→ Task directions
Please filter the listing for the string "respiratory" and copy each matching line.

**** Source information

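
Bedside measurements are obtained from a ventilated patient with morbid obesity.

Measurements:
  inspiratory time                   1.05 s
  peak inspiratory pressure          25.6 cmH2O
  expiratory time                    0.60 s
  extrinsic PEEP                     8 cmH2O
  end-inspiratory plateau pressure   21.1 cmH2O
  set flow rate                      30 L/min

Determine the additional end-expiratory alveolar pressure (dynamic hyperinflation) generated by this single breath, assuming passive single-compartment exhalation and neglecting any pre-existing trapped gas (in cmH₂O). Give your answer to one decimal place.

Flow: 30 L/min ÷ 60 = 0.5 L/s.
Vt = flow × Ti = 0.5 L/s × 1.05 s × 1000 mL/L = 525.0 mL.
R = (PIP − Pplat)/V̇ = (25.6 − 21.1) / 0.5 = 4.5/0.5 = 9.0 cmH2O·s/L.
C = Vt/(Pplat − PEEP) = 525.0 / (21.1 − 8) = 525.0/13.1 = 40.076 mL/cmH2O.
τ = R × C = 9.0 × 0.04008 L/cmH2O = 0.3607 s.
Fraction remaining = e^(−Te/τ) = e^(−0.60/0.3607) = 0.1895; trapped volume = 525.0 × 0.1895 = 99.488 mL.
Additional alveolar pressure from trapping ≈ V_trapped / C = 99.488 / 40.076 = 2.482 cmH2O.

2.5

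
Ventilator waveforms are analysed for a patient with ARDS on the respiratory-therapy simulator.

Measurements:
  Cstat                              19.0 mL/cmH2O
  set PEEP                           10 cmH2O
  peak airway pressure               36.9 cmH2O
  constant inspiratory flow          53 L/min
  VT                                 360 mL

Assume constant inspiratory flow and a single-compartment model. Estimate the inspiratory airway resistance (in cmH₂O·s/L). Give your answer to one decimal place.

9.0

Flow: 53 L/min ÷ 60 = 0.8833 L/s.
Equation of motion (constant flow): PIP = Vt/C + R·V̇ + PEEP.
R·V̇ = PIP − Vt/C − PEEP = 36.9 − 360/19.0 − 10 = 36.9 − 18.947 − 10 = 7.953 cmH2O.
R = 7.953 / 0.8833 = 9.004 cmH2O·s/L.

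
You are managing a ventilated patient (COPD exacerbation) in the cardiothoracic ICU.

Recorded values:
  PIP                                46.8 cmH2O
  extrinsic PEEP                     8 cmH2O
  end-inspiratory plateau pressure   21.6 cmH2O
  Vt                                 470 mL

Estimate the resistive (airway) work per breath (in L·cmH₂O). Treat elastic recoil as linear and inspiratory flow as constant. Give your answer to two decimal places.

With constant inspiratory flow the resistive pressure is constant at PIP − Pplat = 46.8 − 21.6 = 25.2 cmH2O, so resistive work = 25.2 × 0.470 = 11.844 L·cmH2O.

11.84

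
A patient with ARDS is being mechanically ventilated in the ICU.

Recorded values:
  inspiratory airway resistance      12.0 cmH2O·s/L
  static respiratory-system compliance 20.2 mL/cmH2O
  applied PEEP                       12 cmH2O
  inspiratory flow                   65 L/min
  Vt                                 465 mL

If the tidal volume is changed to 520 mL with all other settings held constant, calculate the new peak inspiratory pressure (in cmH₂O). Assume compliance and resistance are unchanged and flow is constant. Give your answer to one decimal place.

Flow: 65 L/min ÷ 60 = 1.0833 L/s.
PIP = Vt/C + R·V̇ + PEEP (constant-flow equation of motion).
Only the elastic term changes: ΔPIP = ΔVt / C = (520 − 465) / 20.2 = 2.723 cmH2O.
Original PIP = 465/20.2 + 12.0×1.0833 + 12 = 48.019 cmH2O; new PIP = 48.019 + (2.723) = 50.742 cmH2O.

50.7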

********

→ Answer to the problem
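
Ventilator waveforms are analysed for a patient with ARDS on the respiratory-therapy simulator.
  static respiratory-system compliance 20.2 mL/cmH2O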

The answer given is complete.